(Data for this task)
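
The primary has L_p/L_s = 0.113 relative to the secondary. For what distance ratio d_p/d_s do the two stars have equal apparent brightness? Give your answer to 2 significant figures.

Equal flux requires L_p/d_p² = L_s/d_s², so d_p/d_s = √(L_p/L_s)
= √(0.113) = 0.3362.

0.34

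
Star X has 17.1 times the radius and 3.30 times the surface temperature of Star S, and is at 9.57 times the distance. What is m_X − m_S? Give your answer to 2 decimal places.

L_X/L_S = (17.1)²(3.30)⁴ = 3.468×10^4.
F_X/F_S = (L_X/L_S)/(d_X/d_S)² = 3.468×10^4/91.58 = 378.6.
m_X − m_S = −2.5 log₁₀(378.6) = -6.45.

-6.45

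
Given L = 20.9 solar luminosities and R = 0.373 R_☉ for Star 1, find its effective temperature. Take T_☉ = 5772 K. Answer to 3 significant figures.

T/T_☉ = (L/L_☉)^(1/4) / (R/R_☉)^(1/2)
T = 5772 × (20.9)^(1/4) / √(0.373) = 5772 × 2.138 / 0.6107 = 2.021×10^4 K.

2.02×10^4 K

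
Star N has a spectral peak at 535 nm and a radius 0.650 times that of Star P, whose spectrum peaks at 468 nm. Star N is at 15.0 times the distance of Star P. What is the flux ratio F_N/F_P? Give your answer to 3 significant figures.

0.00110

Wien's law: T_N/T_P = λ_P/λ_N = 468/535 = 0.8748.
L_N/L_P = (R_N/R_P)²(T_N/T_P)⁴ = (0.650)²(0.8748)⁴ = 0.2474.
F_N/F_P = (L_N/L_P)/(d_N/d_P)² = 0.2474/(15.0)² = 0.001100.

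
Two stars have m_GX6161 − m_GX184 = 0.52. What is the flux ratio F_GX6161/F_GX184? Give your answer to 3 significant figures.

0.619

F_GX6161/F_GX184 = 10^(−(m_GX6161 − m_GX184)/2.5) = 10^(-0.52/2.5) = 10^-0.208 = 0.6194.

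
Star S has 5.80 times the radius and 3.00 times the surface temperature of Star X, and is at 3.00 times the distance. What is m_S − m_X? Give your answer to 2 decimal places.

-6.20

L_S/L_X = (5.80)²(3.00)⁴ = 2725.
F_S/F_X = (L_S/L_X)/(d_S/d_X)² = 2725/9.000 = 302.8.
m_S − m_X = −2.5 log₁₀(302.8) = -6.20.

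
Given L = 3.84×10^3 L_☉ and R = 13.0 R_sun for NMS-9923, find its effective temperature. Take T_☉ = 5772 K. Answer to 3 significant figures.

T/T_☉ = (L/L_☉)^(1/4) / (R/R_☉)^(1/2)
T = 5772 × (3.84×10^3)^(1/4) / √(13.0) = 5772 × 7.872 / 3.606 = 1.260×10^4 K.

1.26×10^4 K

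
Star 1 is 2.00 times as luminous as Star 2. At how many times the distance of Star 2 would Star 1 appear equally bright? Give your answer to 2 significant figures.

Equal flux requires L_1/d_1² = L_2/d_2², so d_1/d_2 = √(L_1/L_2)
= √(2.00) = 1.414.

1.4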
(End Data for this task)
• Work task:
Line by line, set down the material exactly as given.

• Written answer:
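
The primary has L_p/L_s = 0.113 relative to the secondary. For what distance ratio d_p/d_s do the two stars have equal apparent brightness? Give your answer to 2 significant figures.

Equal flux requires L_p/d_p² = L_s/d_s², so d_p/d_s = √(L_p/L_s)
= √(0.113) = 0.3362.

0.34

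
Star X has 17.1 times the radius and 3.30 times the surface temperature of Star S, and is at 9.57 times the distance. What is m_X − m_S? Give your answer to 2 decimal places.

L_X/L_S = (17.1)²(3.30)⁴ = 3.468×10^4.
F_X/F_S = (L_X/L_S)/(d_X/d_S)² = 3.468×10^4/91.58 = 378.6.
m_X − m_S = −2.5 log₁₀(378.6) = -6.45.

-6.45

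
Given L = 20.9 solar luminosities and R = 0.373 R_☉ for Star 1, find its effective temperature. Take T_☉ = 5772 K. Answer to 3 significant figures.

T/T_☉ = (L/L_☉)^(1/4) / (R/R_☉)^(1/2)
T = 5772 × (20.9)^(1/4) / √(0.373) = 5772 × 2.138 / 0.6107 = 2.021×10^4 K.

2.02×10^4 K

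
Star N has a spectral peak at 535 nm and a radius 0.650 times that of Star P, whose spectrum peaks at 468 nm. Star N is at 15.0 times the distance of Star P. What is the flux ratio F_N/F_P? Give your answer to 3 significant figures.

0.00110

Wien's law: T_N/T_P = λ_P/λ_N = 468/535 = 0.8748.
L_N/L_P = (R_N/R_P)²(T_N/T_P)⁴ = (0.650)²(0.8748)⁴ = 0.2474.
F_N/F_P = (L_N/L_P)/(d_N/d_P)² = 0.2474/(15.0)² = 0.001100.

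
Two stars have m_GX6161 − m_GX184 = 0.52. What is the flux ratio F_GX6161/F_GX184? Give your answer to 3 significant figures.

0.619

F_GX6161/F_GX184 = 10^(−(m_GX6161 − m_GX184)/2.5) = 10^(-0.52/2.5) = 10^-0.208 = 0.6194.

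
Star S has 5.80 times the radius and 3.00 times the surface temperature of Star X, and is at 3.00 times the distance. What is m_S − m_X? Give your answer to 2 decimal places.

-6.20

L_S/L_X = (5.80)²(3.00)⁴ = 2725.
F_S/F_X = (L_S/L_X)/(d_S/d_X)² = 2725/9.000 = 302.8.
m_S − m_X = −2.5 log₁₀(302.8) = -6.20.

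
Given L = 3.84×10^3 L_☉ and R = 13.0 R_sun for NMS-9923, find its effective temperature. Take T_☉ = 5772 K. Answer to 3 significant figures.

T/T_☉ = (L/L_☉)^(1/4) / (R/R_☉)^(1/2)
T = 5772 × (3.84×10^3)^(1/4) / √(13.0) = 5772 × 7.872 / 3.606 = 1.260×10^4 K.

1.26×10^4 K

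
Star 1 is 2.00 times as luminous as Star 2. At how many times the distance of Star 2 would Star 1 appear equally bright? Give your answer to 2 significant figures.

Equal flux requires L_1/d_1² = L_2/d_2², so d_1/d_2 = √(L_1/L_2)
= √(2.00) = 1.414.

1.4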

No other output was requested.